- [INPUT]
■ ■ ■ ■ ■ ■ ■

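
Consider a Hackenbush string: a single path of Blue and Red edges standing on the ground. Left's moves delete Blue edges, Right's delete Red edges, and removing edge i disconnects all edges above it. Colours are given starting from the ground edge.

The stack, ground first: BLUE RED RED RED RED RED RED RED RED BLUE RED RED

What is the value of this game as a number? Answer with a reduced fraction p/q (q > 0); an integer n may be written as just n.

9/2048

Recurse on prefixes of the 12-edge string BLUE RED RED RED RED RED RED RED RED BLUE RED RED:
val(B) = { 0 | ∅ } so 1
val(BR) = { 0 | 1 } so 1/2
val(BRR) = { 0 | 1/2 1 } so 1/4
val(BRRR) = { 0 | 1/4 1/2 1 } so 1/8
val(BRRRR) = { 0 | 1/8 1/4 1/2 1 } so 1/16
val(BRRRRR) = { 0 | 1/16 1/8 1/4 1/2 1 } so 1/32
val(BRRRRRR) = { 0 | 1/32 1/16 1/8 1/4 1/2 1 } so 1/64
val(BRRRRRRR) = { 0 | 1/64 1/32 1/16 1/8 1/4 1/2 1 } so 1/128
val(BRRRRRRRR) = { 0 | 1/128 1/64 1/32 1/16 1/8 1/4 1/2 1 } so 1/256
val(BRRRRRRRRB) = { 0 1/256 | 1/128 1/64 1/32 1/16 1/8 1/4 1/2 1 } so 3/512
val(BRRRRRRRRBR) = { 0 1/256 | 3/512 1/128 1/64 1/32 1/16 1/8 1/4 1/2 1 } so 5/1024
val(BRRRRRRRRBRR) = { 0 1/256 | 5/1024 3/512 1/128 1/64 1/32 1/16 1/8 1/4 1/2 1 } so 9/2048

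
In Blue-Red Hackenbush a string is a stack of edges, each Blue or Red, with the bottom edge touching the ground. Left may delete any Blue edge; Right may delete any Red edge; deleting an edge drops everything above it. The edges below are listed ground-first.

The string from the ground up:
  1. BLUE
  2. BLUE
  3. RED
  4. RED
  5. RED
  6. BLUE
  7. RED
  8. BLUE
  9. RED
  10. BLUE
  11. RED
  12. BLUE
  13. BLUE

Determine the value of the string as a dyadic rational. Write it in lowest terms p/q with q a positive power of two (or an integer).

2391/2048

Prefix values for BLUE BLUE RED RED RED BLUE RED BLUE RED BLUE RED BLUE BLUE via {L|R} + simplicity:
step 1: add BLUE to get B; options L={ 0 } R={ ∅ } → 1
step 2: add BLUE to get BB; options L={ 0, 1 } R={ ∅ } → 2
step 3: add RED to get BBR; options L={ 0, 1 } R={ 2 } → 3/2
step 4: add RED to get BBRR; options L={ 0, 1 } R={ 3/2, 2 } → 5/4
step 5: add RED to get BBRRR; options L={ 0, 1 } R={ 5/4, 3/2, 2 } → 9/8
step 6: add BLUE to get BBRRRB; options L={ 0, 1, 9/8 } R={ 5/4, 3/2, 2 } → 19/16
step 7: add RED to get BBRRRBR; options L={ 0, 1, 9/8 } R={ 19/16, 5/4, 3/2, 2 } → 37/32
step 8: add BLUE to get BBRRRBRB; options L={ 0, 1, 9/8, 37/32 } R={ 19/16, 5/4, 3/2, 2 } → 75/64
step 9: add RED to get BBRRRBRBR; options L={ 0, 1, 9/8, 37/32 } R={ 75/64, 19/16, 5/4, 3/2, 2 } → 149/128
step 10: add BLUE to get BBRRRBRBRB; options L={ 0, 1, 9/8, 37/32, 149/128 } R={ 75/64, 19/16, 5/4, 3/2, 2 } → 299/256
step 11: add RED to get BBRRRBRBRBR; options L={ 0, 1, 9/8, 37/32, 149/128 } R={ 299/256, 75/64, 19/16, 5/4, 3/2, 2 } → 597/512
step 12: add BLUE to get BBRRRBRBRBRB; options L={ 0, 1, 9/8, 37/32, 149/128, 597/512 } R={ 299/256, 75/64, 19/16, 5/4, 3/2, 2 } → 1195/1024
step 13: add BLUE to get BBRRRBRBRBRBB; options L={ 0, 1, 9/8, 37/32, 149/128, 597/512, 1195/1024 } R={ 299/256, 75/64, 19/16, 5/4, 3/2, 2 } → 2391/2048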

■ ■ ■ ■ ■ ■ ■

- [EXERCISE]
Lines with "Hackenbush" in the records above: copy every one of them.

- [COMPLETED EXERCISE]
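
Consider a Hackenbush string: a single path of Blue and Red edges standing on the ground. Left's moves delete Blue edges, Right's delete Red edges, and removing edge i disconnects all edges above it. Colours are given starting from the ground edge.
In Blue-Red Hackenbush a string is a stack of edges, each Blue or Red, with the bottom edge touching the ground. Left may delete any Blue edge; Right may delete any Red edge; deleting an edge drops everything above it. The edges below are listed ground-first.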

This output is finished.